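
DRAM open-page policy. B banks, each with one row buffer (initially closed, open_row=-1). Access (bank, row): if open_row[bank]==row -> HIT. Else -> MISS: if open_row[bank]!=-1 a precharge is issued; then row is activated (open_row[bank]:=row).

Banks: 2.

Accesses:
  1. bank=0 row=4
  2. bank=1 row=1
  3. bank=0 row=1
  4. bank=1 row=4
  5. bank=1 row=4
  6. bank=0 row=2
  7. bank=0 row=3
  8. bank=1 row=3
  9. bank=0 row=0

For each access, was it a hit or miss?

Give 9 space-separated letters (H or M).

Answer: M M M M H M M M M

Derivation:
Acc 1: bank0 row4 -> MISS (open row4); precharges=0
Acc 2: bank1 row1 -> MISS (open row1); precharges=0
Acc 3: bank0 row1 -> MISS (open row1); precharges=1
Acc 4: bank1 row4 -> MISS (open row4); precharges=2
Acc 5: bank1 row4 -> HIT
Acc 6: bank0 row2 -> MISS (open row2); precharges=3
Acc 7: bank0 row3 -> MISS (open row3); precharges=4
Acc 8: bank1 row3 -> MISS (open row3); precharges=5
Acc 9: bank0 row0 -> MISS (open row0); precharges=6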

========================

_What is being asked_
The number of lines in the data that hold "each" must be the entire answer.

_Written response_
2